Goal of the exercise: Write out, without any change, the lines in the material below that run from the line with "C₂H₄ is combusted" through the line with "The fractional conversion of B", both included.

Material supplied:

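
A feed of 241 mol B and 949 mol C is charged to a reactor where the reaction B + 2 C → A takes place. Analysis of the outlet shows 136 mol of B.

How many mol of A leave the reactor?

105 mol

For B: n = n₀ − 1ξ → 136 = 241 − 1ξ, giving ξ = 105 mol.
Outlet amounts (n = n₀ + ν ξ):
  B: 241 − 1(105) = 136
  C: 949 − 2(105) = 739
  A: 0 + 1(105) = 105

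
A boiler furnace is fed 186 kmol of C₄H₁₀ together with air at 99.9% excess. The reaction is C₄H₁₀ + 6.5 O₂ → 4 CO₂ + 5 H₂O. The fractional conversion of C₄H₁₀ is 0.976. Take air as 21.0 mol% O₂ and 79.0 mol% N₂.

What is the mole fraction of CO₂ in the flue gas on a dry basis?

0.0657

Stoichiometric O₂ = 6.5 × 186 = 1209 kmol; O₂ fed = 1209 × 1.999 = 2417 kmol.
N₂ fed = 2417 × 79/21 = 9092 kmol.
Fuel reacted = 0.976 × 186 → ξ = 181.5 kmol.
Outlet (n = n₀ + ν ξ):
  C₄H₁₀: 186 − 1(181.5) = 4.464
  O₂: 2417 − 6.5(181.5) = 1237
  N₂: 9092 (inert)
  CO₂: 0 + 4(181.5) = 726.1
  H₂O: 0 + 5(181.5) = 907.7
Dry total = 11060 kmol; y_CO₂ (dry) = 726.1 / 11060 = 0.06566.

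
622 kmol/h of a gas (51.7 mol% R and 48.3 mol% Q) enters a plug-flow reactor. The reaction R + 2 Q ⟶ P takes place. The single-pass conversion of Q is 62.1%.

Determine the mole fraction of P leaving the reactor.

Q reacted = 0.621 × 300.4 = 186.6 kmol/h; ν_Q = −2, so ξ = 186.6/2 = 93.28 kmol/h.
Outlet amounts (n = n₀ + ν ξ):
  R: 321.6 − 1(93.28) = 228.3
  Q: 300.4 − 2(93.28) = 113.9
  P: 0 + 1(93.28) = 93.28
Total out = 435.4 kmol/h; y_P = 93.28 / 435.4 = 0.2142.

0.214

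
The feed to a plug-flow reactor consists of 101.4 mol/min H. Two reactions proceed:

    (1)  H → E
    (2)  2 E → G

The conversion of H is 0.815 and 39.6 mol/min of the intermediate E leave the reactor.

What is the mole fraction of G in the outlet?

0.269

Conversion of H: H consumed = 1ξ₁ = 0.815 × 101.4 → ξ₁ = 82.64 mol/min.
E balance: n_E = 0 + 1ξ₁ − 2ξ₂ = 39.6 → ξ₂ = (1·82.64 − 39.6)/2 = 21.52 mol/min.
Outlet amounts (n = n₀ + Σ ν·ξ):
  H: 101.4 − 1(82.64) = 18.76
  E: 0 + 1(82.64) − 2(21.52) = 39.6
  G: 0 + 1(21.52) = 21.52
Total out = 79.88 mol/min; y_G = 21.52 / 79.88 = 0.2694.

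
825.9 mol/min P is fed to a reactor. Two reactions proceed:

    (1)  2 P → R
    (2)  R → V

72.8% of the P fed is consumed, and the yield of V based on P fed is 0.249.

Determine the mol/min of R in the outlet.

95 mol/min

Conversion of P: P consumed = 2ξ₁ = 0.728 × 825.9 → ξ₁ = 300.6 mol/min.
Yield of V: 1ξ₂ / 825.9 = 0.249 → ξ₂ = 205.6 mol/min.
Outlet amounts (n = n₀ + Σ ν·ξ):
  P: 825.9 − 2(300.6) = 224.6
  R: 0 + 1(300.6) − 1(205.6) = 94.98
  V: 0 + 1(205.6) = 205.6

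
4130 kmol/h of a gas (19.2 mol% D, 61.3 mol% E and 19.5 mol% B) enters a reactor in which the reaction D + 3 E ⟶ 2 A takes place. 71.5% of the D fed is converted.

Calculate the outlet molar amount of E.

D reacted = 0.715 × 793 = 567 kmol/h; ν_D = −1, so ξ = 567/1 = 567 kmol/h.
Outlet amounts (n = n₀ + ν ξ):
  D: 793 − 1(567) = 226
  E: 2532 − 3(567) = 830.8
  A: 0 + 2(567) = 1134
  B: 805.4 (inert)

831 kmol/h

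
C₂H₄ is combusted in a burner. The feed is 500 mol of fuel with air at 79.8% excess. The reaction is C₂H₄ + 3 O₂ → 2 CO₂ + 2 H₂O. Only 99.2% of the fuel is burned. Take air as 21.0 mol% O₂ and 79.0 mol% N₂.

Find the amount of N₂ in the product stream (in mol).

10100 mol

Stoichiometric O₂ = 3 × 500 = 1500 mol; O₂ fed = 1500 × 1.798 = 2697 mol.
N₂ fed = 2697 × 79/21 = 10150 mol.
Fuel reacted = 0.992 × 500 → ξ = 496 mol.
Outlet (n = n₀ + ν ξ):
  C₂H₄: 500 − 1(496) = 4
  O₂: 2697 − 3(496) = 1209
  N₂: 10150 (inert)
  CO₂: 0 + 2(496) = 992
  H₂O: 0 + 2(496) = 992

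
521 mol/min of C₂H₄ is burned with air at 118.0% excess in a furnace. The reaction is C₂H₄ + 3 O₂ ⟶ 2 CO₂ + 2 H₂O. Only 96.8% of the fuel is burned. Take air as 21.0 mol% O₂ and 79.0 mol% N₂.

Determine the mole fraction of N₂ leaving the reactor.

Stoichiometric O₂ = 3 × 521 = 1563 mol/min; O₂ fed = 1563 × 2.180 = 3407 mol/min.
N₂ fed = 3407 × 79/21 = 12820 mol/min.
Fuel reacted = 0.968 × 521 → ξ = 504.3 mol/min.
Outlet (n = n₀ + ν ξ):
  C₂H₄: 521 − 1(504.3) = 16.67
  O₂: 3407 − 3(504.3) = 1894
  N₂: 12820 (inert)
  CO₂: 0 + 2(504.3) = 1009
  H₂O: 0 + 2(504.3) = 1009
Total out = 16750 mol/min; y_N₂ = 12820 / 16750 = 0.7654.

0.765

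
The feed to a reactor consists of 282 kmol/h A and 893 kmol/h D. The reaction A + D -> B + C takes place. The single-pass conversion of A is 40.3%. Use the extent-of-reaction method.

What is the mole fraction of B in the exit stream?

A reacted = 0.403 × 282 = 113.6 kmol/h; ν_A = −1, so ξ = 113.6/1 = 113.6 kmol/h.
Outlet amounts (n = n₀ + ν ξ):
  A: 282 − 1(113.6) = 168.4
  D: 893 − 1(113.6) = 779.4
  B: 0 + 1(113.6) = 113.6
  C: 0 + 1(113.6) = 113.6
Total out = 1175 kmol/h; y_B = 113.6 / 1175 = 0.09672.

0.0967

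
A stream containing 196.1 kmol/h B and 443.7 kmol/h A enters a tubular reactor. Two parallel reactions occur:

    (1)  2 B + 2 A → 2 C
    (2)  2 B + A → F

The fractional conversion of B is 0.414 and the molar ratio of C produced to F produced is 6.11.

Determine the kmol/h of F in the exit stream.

Conversion of B: B consumed = 0.414 × 196.1 = 81.19 kmol/h = 2ξ₁ + 2ξ₂.
Selectivity: 2ξ₁ / (1ξ₂) = 6.11 → ξ₁ = 3.055 ξ₂.
Substitute: (2·3.055 + 2) ξ₂ = 81.19 → ξ₂ = 10.01 kmol/h, ξ₁ = 30.58 kmol/h.
Outlet amounts (n = n₀ + Σ ν·ξ):
  B: 196.1 − 2(30.58) − 2(10.01) = 114.9
  A: 443.7 − 2(30.58) − 1(10.01) = 372.5
  C: 0 + 2(30.58) = 61.16
  F: 0 + 1(10.01) = 10.01

10 kmol/h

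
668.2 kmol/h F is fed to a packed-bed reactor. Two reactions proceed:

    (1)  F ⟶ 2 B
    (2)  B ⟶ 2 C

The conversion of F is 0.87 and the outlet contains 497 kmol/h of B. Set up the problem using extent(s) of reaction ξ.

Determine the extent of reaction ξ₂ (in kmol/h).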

Result for this exercise:
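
C₂H₄ is combusted in a burner. The feed is 500 mol of fuel with air at 79.8% excess. The reaction is C₂H₄ + 3 O₂ → 2 CO₂ + 2 H₂O. Only 99.2% of the fuel is burned. Take air as 21.0 mol% O₂ and 79.0 mol% N₂.

Find the amount of N₂ in the product stream (in mol).

10100 mol

Stoichiometric O₂ = 3 × 500 = 1500 mol; O₂ fed = 1500 × 1.798 = 2697 mol.
N₂ fed = 2697 × 79/21 = 10150 mol.
Fuel reacted = 0.992 × 500 → ξ = 496 mol.
Outlet (n = n₀ + ν ξ):
  C₂H₄: 500 − 1(496) = 4
  O₂: 2697 − 3(496) = 1209
  N₂: 10150 (inert)
  CO₂: 0 + 2(496) = 992
  H₂O: 0 + 2(496) = 992

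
521 mol/min of C₂H₄ is burned with air at 118.0% excess in a furnace. The reaction is C₂H₄ + 3 O₂ ⟶ 2 CO₂ + 2 H₂O. Only 96.8% of the fuel is burned. Take air as 21.0 mol% O₂ and 79.0 mol% N₂.

Determine the mole fraction of N₂ leaving the reactor.

Stoichiometric O₂ = 3 × 521 = 1563 mol/min; O₂ fed = 1563 × 2.180 = 3407 mol/min.
N₂ fed = 3407 × 79/21 = 12820 mol/min.
Fuel reacted = 0.968 × 521 → ξ = 504.3 mol/min.
Outlet (n = n₀ + ν ξ):
  C₂H₄: 521 − 1(504.3) = 16.67
  O₂: 3407 − 3(504.3) = 1894
  N₂: 12820 (inert)
  CO₂: 0 + 2(504.3) = 1009
  H₂O: 0 + 2(504.3) = 1009
Total out = 16750 mol/min; y_N₂ = 12820 / 16750 = 0.7654.

0.765

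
The feed to a reactor consists of 282 kmol/h A and 893 kmol/h D. The reaction A + D -> B + C takes place. The single-pass conversion of A is 40.3%. Use the extent-of-reaction method.

What is the mole fraction of B in the exit stream?

A reacted = 0.403 × 282 = 113.6 kmol/h; ν_A = −1, so ξ = 113.6/1 = 113.6 kmol/h.
Outlet amounts (n = n₀ + ν ξ):
  A: 282 − 1(113.6) = 168.4
  D: 893 − 1(113.6) = 779.4
  B: 0 + 1(113.6) = 113.6
  C: 0 + 1(113.6) = 113.6
Total out = 1175 kmol/h; y_B = 113.6 / 1175 = 0.09672.

0.0967

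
A stream containing 196.1 kmol/h B and 443.7 kmol/h A enters a tubular reactor. Two parallel reactions occur:

    (1)  2 B + 2 A → 2 C
    (2)  2 B + A → F

The fractional conversion of B is 0.414 and the molar ratio of C produced to F produced is 6.11.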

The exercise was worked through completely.